*Task requirements*: Looking at the material below, work out how many of its lines hold the string "pair". Give that figure alone.

*Record set*:
Segment Open

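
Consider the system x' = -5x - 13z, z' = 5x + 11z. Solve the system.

x(t) = 3C_1e^(3t)sin(t) - 2C_1e^(3t)cos(t) - 2C_2e^(3t)sin(t) - 3C_2e^(3t)cos(t), z(t) = -2C_1e^(3t)sin(t) + C_1e^(3t)cos(t) + C_2e^(3t)sin(t) + 2C_2e^(3t)cos(t)

Coefficient matrix A = [[-5, -13], [5, 11]].
Characteristic polynomial det(A - λI) = λ^2 - 6λ + 10 = 0.
Eigenvalues λ = 3 ± i (complex conjugate pair).
For λ=3+i: an eigenvector is (-2,1) - i(3,-2) = (-2 - 3i, 1 + 2i).
A real fundamental pair from Re and Im of e^((3+i)t)v: X_1 = e^(3t)(cos(t)·(-2,1) + sin(t)·(3,-2)), X_2 = e^(3t)(sin(t)·(-2,1) - cos(t)·(3,-2)).
General solution: C_1X_1 + C_2X_2.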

Segment Closed

*Reply to the task*: 2